### WORK ITEM
Transcribe every record without leaving anything out or changing a word.
** EXTRACTED DATA follows **
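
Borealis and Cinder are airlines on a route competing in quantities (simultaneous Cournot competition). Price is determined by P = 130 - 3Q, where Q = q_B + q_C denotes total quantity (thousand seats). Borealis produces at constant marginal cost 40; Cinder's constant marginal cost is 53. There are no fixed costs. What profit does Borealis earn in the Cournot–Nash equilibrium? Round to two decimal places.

392.93

Borealis's profit: π_B = (130 - 3Q)q_B - (40q_B). Setting ∂π_B/∂q_B = 0: 90 - 6q_B - 3(q_C) = 0.
Cinder's first-order condition: 77 - 6q_C - 3(q_B) = 0.
Rearranging gives the reaction functions q_B = (90 - 3q_C)/6 and q_C = (77 - 3q_B)/6.
Solving the pair: q_B = 103/9, q_C = 64/9.
Price P = 130 - 3·(167/9) = 223/3.
Borealis's profit: (223/3 - 40)·(103/9) = 392.9259.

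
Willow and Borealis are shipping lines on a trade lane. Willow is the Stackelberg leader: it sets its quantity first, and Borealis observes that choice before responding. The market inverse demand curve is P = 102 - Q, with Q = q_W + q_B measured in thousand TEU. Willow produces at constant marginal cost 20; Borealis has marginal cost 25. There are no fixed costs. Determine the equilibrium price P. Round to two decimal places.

The follower Borealis best-responds to any q_W: π_B = (102 - Q)q_B - 25q_B.
∂π_B/∂q_B = 77 - q_W - 2q_B = 0 gives the reaction function q_B = (77 - q_W)/2.
The leader anticipates this reaction. Substituting into P = 102 - Q gives P = 127/2 - (1/2)q_W, so π_W = (127/2 - (1/2)q_W)q_W - 20q_W.
The leader's first-order condition 87/2 - q_W = 0 yields q_W = 87/2.
Then q_B = (77 - 87/2)/2 = 67/4.
Total output Q = 241/4, so price P = 102 - 241/4 = 167/4.

41.75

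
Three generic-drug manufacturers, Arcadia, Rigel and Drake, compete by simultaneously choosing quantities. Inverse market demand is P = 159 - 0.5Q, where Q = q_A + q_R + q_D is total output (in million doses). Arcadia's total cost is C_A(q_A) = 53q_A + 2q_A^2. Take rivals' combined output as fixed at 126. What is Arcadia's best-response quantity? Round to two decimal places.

With rivals' combined output fixed at 126, Arcadia's profit is π_A = (159 - (1/2)·126 - (1/2)q_A)q_A - (53q_A + 2q_A²) = (96 - (1/2)q_A)q_A - (53q_A + 2q_A²).
∂π_A/∂q_A = 43 - 5q_A = 0, so q_A = 43/5.

8.60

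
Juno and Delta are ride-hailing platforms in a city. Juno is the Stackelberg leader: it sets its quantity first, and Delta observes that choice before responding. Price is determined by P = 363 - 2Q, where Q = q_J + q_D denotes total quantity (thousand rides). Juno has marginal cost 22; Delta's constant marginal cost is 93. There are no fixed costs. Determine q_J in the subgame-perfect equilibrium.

103

The follower Delta best-responds to any q_J: π_D = (363 - 2Q)q_D - 93q_D.
Follower FOC: 270 - 2q_J - 4q_D = 0, so q_D(q_J) = (270 - 2q_J)/4.
The leader anticipates this reaction. Substituting into P = 363 - 2Q gives P = 228 - q_J, so π_J = (228 - q_J)q_J - 22q_J.
Maximising: ∂π_J/∂q_J = 206 - 2q_J = 0, giving q_J = 103.
Then q_D = (270 - 2·103)/4 = 16.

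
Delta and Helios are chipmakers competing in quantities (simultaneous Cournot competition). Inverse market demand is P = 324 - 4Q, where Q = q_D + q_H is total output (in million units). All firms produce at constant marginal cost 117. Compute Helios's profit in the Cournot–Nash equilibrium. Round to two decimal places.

A representative firm's profit is π_i = q_i(324 - 4Q) - 117q_i.
First-order condition (treating rivals' output as given): 207 - 8q_i - 4q_j = 0.
By symmetry each firm produces the same amount; substituting q_j = q_i yields q_i = 207/12 = 69/4.
Price P = 324 - 4·(69/2) = 186.
Helios's profit: (186 - 117)·(69/4) = 1190.2500.

1190.25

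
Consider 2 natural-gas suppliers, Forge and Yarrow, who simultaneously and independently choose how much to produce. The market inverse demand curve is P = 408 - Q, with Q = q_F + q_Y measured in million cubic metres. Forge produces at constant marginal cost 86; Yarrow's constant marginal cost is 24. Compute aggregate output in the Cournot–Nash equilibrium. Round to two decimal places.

Forge's profit: π_F = (408 - Q)q_F - (86q_F). Setting ∂π_F/∂q_F = 0: 322 - 2q_F - (q_Y) = 0.
Yarrow's first-order condition: 384 - 2q_Y - (q_F) = 0.
Rearranging gives the reaction functions q_F = (322 - q_Y)/2 and q_Y = (384 - q_F)/2.
Solving the pair: q_F = 260/3, q_Y = 446/3.
Total output Q = 260/3 + 446/3 = 706/3.

235.33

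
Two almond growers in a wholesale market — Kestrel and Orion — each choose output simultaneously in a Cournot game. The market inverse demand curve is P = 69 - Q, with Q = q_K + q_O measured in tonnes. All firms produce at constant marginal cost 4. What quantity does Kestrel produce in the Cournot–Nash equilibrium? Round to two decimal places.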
** End of EXTRACTED DATA **
### OUTPUT FOR THIS TASK
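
Borealis and Cinder are airlines on a route competing in quantities (simultaneous Cournot competition). Price is determined by P = 130 - 3Q, where Q = q_B + q_C denotes total quantity (thousand seats). Borealis produces at constant marginal cost 40; Cinder's constant marginal cost is 53. There are no fixed costs. What profit does Borealis earn in the Cournot–Nash equilibrium? Round to two decimal places.

392.93

Borealis's profit: π_B = (130 - 3Q)q_B - (40q_B). Setting ∂π_B/∂q_B = 0: 90 - 6q_B - 3(q_C) = 0.
Cinder's first-order condition: 77 - 6q_C - 3(q_B) = 0.
Rearranging gives the reaction functions q_B = (90 - 3q_C)/6 and q_C = (77 - 3q_B)/6.
Solving the pair: q_B = 103/9, q_C = 64/9.
Price P = 130 - 3·(167/9) = 223/3.
Borealis's profit: (223/3 - 40)·(103/9) = 392.9259.

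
Willow and Borealis are shipping lines on a trade lane. Willow is the Stackelberg leader: it sets its quantity first, and Borealis observes that choice before responding. The market inverse demand curve is P = 102 - Q, with Q = q_W + q_B measured in thousand TEU. Willow produces at constant marginal cost 20; Borealis has marginal cost 25. There are no fixed costs. Determine the equilibrium price P. Round to two decimal places.

The follower Borealis best-responds to any q_W: π_B = (102 - Q)q_B - 25q_B.
∂π_B/∂q_B = 77 - q_W - 2q_B = 0 gives the reaction function q_B = (77 - q_W)/2.
The leader anticipates this reaction. Substituting into P = 102 - Q gives P = 127/2 - (1/2)q_W, so π_W = (127/2 - (1/2)q_W)q_W - 20q_W.
The leader's first-order condition 87/2 - q_W = 0 yields q_W = 87/2.
Then q_B = (77 - 87/2)/2 = 67/4.
Total output Q = 241/4, so price P = 102 - 241/4 = 167/4.

41.75

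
Three generic-drug manufacturers, Arcadia, Rigel and Drake, compete by simultaneously choosing quantities. Inverse market demand is P = 159 - 0.5Q, where Q = q_A + q_R + q_D is total output (in million doses). Arcadia's total cost is C_A(q_A) = 53q_A + 2q_A^2. Take rivals' combined output as fixed at 126. What is Arcadia's best-response quantity? Round to two decimal places.

With rivals' combined output fixed at 126, Arcadia's profit is π_A = (159 - (1/2)·126 - (1/2)q_A)q_A - (53q_A + 2q_A²) = (96 - (1/2)q_A)q_A - (53q_A + 2q_A²).
∂π_A/∂q_A = 43 - 5q_A = 0, so q_A = 43/5.

8.60

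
Juno and Delta are ride-hailing platforms in a city. Juno is the Stackelberg leader: it sets its quantity first, and Delta observes that choice before responding. Price is determined by P = 363 - 2Q, where Q = q_J + q_D denotes total quantity (thousand rides). Juno has marginal cost 22; Delta's constant marginal cost is 93. There are no fixed costs. Determine q_J in the subgame-perfect equilibrium.

103

The follower Delta best-responds to any q_J: π_D = (363 - 2Q)q_D - 93q_D.
Follower FOC: 270 - 2q_J - 4q_D = 0, so q_D(q_J) = (270 - 2q_J)/4.
The leader anticipates this reaction. Substituting into P = 363 - 2Q gives P = 228 - q_J, so π_J = (228 - q_J)q_J - 22q_J.
Maximising: ∂π_J/∂q_J = 206 - 2q_J = 0, giving q_J = 103.
Then q_D = (270 - 2·103)/4 = 16.

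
Delta and Helios are chipmakers competing in quantities (simultaneous Cournot competition). Inverse market demand is P = 324 - 4Q, where Q = q_D + q_H is total output (in million units). All firms produce at constant marginal cost 117. Compute Helios's profit in the Cournot–Nash equilibrium. Round to two decimal places.

A representative firm's profit is π_i = q_i(324 - 4Q) - 117q_i.
First-order condition (treating rivals' output as given): 207 - 8q_i - 4q_j = 0.
By symmetry each firm produces the same amount; substituting q_j = q_i yields q_i = 207/12 = 69/4.
Price P = 324 - 4·(69/2) = 186.
Helios's profit: (186 - 117)·(69/4) = 1190.2500.

1190.25

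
Consider 2 natural-gas suppliers, Forge and Yarrow, who simultaneously and independently choose how much to produce. The market inverse demand curve is P = 408 - Q, with Q = q_F + q_Y measured in million cubic metres. Forge produces at constant marginal cost 86; Yarrow's constant marginal cost is 24. Compute aggregate output in the Cournot–Nash equilibrium. Round to two decimal places.

Forge's profit: π_F = (408 - Q)q_F - (86q_F). Setting ∂π_F/∂q_F = 0: 322 - 2q_F - (q_Y) = 0.
Yarrow's first-order condition: 384 - 2q_Y - (q_F) = 0.
Rearranging gives the reaction functions q_F = (322 - q_Y)/2 and q_Y = (384 - q_F)/2.
Solving the pair: q_F = 260/3, q_Y = 446/3.
Total output Q = 260/3 + 446/3 = 706/3.

235.33

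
Two almond growers in a wholesale market — Kestrel and Orion — each choose output simultaneously in a Cournot game. The market inverse demand curve is P = 69 - Q, with Q = q_K + q_O measured in tonnes. All firms produce at constant marginal cost 4. What quantity does Kestrel produce in the Cournot–Nash equilibrium? Round to two decimal places.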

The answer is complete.